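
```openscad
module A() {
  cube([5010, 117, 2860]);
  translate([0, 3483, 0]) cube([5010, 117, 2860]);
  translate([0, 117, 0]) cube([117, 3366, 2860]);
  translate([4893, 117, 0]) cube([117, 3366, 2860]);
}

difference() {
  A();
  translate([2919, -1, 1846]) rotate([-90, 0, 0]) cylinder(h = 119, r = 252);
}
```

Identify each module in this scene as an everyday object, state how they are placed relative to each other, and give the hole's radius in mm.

The subtracted cylinder has r = 252 mm.

A is a house frame. The house frame has a circular hole through its front wall. The hole's radius is 252 mm.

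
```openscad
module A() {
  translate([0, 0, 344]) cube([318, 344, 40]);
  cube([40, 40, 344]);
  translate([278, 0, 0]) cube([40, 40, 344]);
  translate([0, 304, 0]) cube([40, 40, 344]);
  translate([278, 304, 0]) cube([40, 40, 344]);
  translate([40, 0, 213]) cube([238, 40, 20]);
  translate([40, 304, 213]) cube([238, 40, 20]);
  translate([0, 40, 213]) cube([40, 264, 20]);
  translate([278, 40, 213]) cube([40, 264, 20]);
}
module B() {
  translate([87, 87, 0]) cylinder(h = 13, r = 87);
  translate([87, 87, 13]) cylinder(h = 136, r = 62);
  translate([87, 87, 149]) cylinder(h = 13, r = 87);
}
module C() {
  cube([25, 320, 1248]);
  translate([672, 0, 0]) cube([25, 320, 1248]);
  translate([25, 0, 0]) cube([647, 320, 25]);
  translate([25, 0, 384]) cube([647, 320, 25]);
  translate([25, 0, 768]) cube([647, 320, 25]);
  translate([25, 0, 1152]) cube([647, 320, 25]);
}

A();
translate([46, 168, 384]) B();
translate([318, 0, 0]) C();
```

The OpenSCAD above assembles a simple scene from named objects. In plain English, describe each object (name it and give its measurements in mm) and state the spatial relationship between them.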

* **Task prompt**
Give back the data above exactly as it appears.

* **Your response**
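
```openscad
module A() {
  cube([5010, 117, 2860]);
  translate([0, 3483, 0]) cube([5010, 117, 2860]);
  translate([0, 117, 0]) cube([117, 3366, 2860]);
  translate([4893, 117, 0]) cube([117, 3366, 2860]);
}

difference() {
  A();
  translate([2919, -1, 1846]) rotate([-90, 0, 0]) cylinder(h = 119, r = 252);
}
```

Identify each module in this scene as an everyday object, state how they are placed relative to each other, and give the hole's radius in mm.

The subtracted cylinder has r = 252 mm.

A is a house frame. The house frame has a circular hole through its front wall. The hole's radius is 252 mm.

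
```openscad
module A() {
  translate([0, 0, 344]) cube([318, 344, 40]);
  cube([40, 40, 344]);
  translate([278, 0, 0]) cube([40, 40, 344]);
  translate([0, 304, 0]) cube([40, 40, 344]);
  translate([278, 304, 0]) cube([40, 40, 344]);
  translate([40, 0, 213]) cube([238, 40, 20]);
  translate([40, 304, 213]) cube([238, 40, 20]);
  translate([0, 40, 213]) cube([40, 264, 20]);
  translate([278, 40, 213]) cube([40, 264, 20]);
}
module B() {
  translate([87, 87, 0]) cylinder(h = 13, r = 87);
  translate([87, 87, 13]) cylinder(h = 136, r = 62);
  translate([87, 87, 149]) cylinder(h = 13, r = 87);
}
module C() {
  cube([25, 320, 1248]);
  translate([672, 0, 0]) cube([25, 320, 1248]);
  translate([25, 0, 0]) cube([647, 320, 25]);
  translate([25, 0, 384]) cube([647, 320, 25]);
  translate([25, 0, 768]) cube([647, 320, 25]);
  translate([25, 0, 1152]) cube([647, 320, 25]);
}

A();
translate([46, 168, 384]) B();
translate([318, 0, 0]) C();
```

The OpenSCAD above assembles a simple scene from named objects. In plain English, describe each object (name it and give its measurements in mm) and state the spatial relationship between them.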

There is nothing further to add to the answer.